(Items listed in a dataset)
= = =

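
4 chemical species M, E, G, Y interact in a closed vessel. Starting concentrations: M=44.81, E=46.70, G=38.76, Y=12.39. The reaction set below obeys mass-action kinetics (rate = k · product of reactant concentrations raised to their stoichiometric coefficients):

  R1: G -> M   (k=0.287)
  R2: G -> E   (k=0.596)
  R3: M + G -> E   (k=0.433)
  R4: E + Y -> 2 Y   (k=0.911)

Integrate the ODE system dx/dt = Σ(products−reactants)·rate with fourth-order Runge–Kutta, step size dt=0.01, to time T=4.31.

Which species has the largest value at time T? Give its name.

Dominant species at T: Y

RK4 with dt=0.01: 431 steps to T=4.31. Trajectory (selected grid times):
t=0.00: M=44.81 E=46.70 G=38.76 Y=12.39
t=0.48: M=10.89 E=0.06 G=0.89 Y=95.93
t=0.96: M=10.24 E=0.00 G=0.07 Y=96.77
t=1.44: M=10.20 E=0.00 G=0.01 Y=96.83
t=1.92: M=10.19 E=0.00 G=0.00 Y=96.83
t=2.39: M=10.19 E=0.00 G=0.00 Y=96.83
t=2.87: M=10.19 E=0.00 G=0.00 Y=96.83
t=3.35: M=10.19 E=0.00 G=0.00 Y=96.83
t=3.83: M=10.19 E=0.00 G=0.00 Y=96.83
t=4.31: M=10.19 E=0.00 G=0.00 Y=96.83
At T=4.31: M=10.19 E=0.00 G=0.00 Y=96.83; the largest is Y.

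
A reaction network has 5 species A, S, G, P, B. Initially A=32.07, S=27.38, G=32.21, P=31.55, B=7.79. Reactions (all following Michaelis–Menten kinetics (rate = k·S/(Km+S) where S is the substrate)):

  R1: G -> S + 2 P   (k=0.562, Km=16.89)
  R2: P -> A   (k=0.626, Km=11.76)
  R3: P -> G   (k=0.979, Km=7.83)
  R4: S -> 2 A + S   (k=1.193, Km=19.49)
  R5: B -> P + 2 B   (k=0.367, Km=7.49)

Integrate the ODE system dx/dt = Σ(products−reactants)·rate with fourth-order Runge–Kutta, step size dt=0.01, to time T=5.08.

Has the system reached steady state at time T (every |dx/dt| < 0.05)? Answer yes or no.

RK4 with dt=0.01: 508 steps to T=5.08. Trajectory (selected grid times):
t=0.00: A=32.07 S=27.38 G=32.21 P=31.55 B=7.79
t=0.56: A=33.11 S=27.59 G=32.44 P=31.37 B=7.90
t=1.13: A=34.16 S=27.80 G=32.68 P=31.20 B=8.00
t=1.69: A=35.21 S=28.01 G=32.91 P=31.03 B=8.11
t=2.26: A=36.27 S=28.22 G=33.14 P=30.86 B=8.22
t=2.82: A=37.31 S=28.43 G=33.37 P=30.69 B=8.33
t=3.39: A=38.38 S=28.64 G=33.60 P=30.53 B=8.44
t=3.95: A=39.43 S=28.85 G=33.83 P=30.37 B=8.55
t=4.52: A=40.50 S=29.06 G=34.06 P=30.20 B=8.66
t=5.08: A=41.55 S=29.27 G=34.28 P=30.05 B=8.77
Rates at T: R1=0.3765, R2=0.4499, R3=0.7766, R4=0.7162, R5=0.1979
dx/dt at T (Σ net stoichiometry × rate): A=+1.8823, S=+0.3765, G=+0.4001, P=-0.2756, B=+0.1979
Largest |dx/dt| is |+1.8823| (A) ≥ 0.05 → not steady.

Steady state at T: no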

= = =

Task. Copy every record once more, exactly as given.

Answer for the task.
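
4 chemical species M, E, G, Y interact in a closed vessel. Starting concentrations: M=44.81, E=46.70, G=38.76, Y=12.39. The reaction set below obeys mass-action kinetics (rate = k · product of reactant concentrations raised to their stoichiometric coefficients):

  R1: G -> M   (k=0.287)
  R2: G -> E   (k=0.596)
  R3: M + G -> E   (k=0.433)
  R4: E + Y -> 2 Y   (k=0.911)

Integrate the ODE system dx/dt = Σ(products−reactants)·rate with fourth-order Runge–Kutta, step size dt=0.01, to time T=4.31.

Which species has the largest value at time T? Give its name.

Dominant species at T: Y

RK4 with dt=0.01: 431 steps to T=4.31. Trajectory (selected grid times):
t=0.00: M=44.81 E=46.70 G=38.76 Y=12.39
t=0.48: M=10.89 E=0.06 G=0.89 Y=95.93
t=0.96: M=10.24 E=0.00 G=0.07 Y=96.77
t=1.44: M=10.20 E=0.00 G=0.01 Y=96.83
t=1.92: M=10.19 E=0.00 G=0.00 Y=96.83
t=2.39: M=10.19 E=0.00 G=0.00 Y=96.83
t=2.87: M=10.19 E=0.00 G=0.00 Y=96.83
t=3.35: M=10.19 E=0.00 G=0.00 Y=96.83
t=3.83: M=10.19 E=0.00 G=0.00 Y=96.83
t=4.31: M=10.19 E=0.00 G=0.00 Y=96.83
At T=4.31: M=10.19 E=0.00 G=0.00 Y=96.83; the largest is Y.

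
A reaction network has 5 species A, S, G, P, B. Initially A=32.07, S=27.38, G=32.21, P=31.55, B=7.79. Reactions (all following Michaelis–Menten kinetics (rate = k·S/(Km+S) where S is the substrate)):

  R1: G -> S + 2 P   (k=0.562, Km=16.89)
  R2: P -> A   (k=0.626, Km=11.76)
  R3: P -> G   (k=0.979, Km=7.83)
  R4: S -> 2 A + S   (k=1.193, Km=19.49)
  R5: B -> P + 2 B   (k=0.367, Km=7.49)

Integrate the ODE system dx/dt = Σ(products−reactants)·rate with fourth-order Runge–Kutta, step size dt=0.01, to time T=5.08.

Has the system reached steady state at time T (every |dx/dt| < 0.05)? Answer yes or no.

RK4 with dt=0.01: 508 steps to T=5.08. Trajectory (selected grid times):
t=0.00: A=32.07 S=27.38 G=32.21 P=31.55 B=7.79
t=0.56: A=33.11 S=27.59 G=32.44 P=31.37 B=7.90
t=1.13: A=34.16 S=27.80 G=32.68 P=31.20 B=8.00
t=1.69: A=35.21 S=28.01 G=32.91 P=31.03 B=8.11
t=2.26: A=36.27 S=28.22 G=33.14 P=30.86 B=8.22
t=2.82: A=37.31 S=28.43 G=33.37 P=30.69 B=8.33
t=3.39: A=38.38 S=28.64 G=33.60 P=30.53 B=8.44
t=3.95: A=39.43 S=28.85 G=33.83 P=30.37 B=8.55
t=4.52: A=40.50 S=29.06 G=34.06 P=30.20 B=8.66
t=5.08: A=41.55 S=29.27 G=34.28 P=30.05 B=8.77
Rates at T: R1=0.3765, R2=0.4499, R3=0.7766, R4=0.7162, R5=0.1979
dx/dt at T (Σ net stoichiometry × rate): A=+1.8823, S=+0.3765, G=+0.4001, P=-0.2756, B=+0.1979
Largest |dx/dt| is |+1.8823| (A) ≥ 0.05 → not steady.

Steady state at T: no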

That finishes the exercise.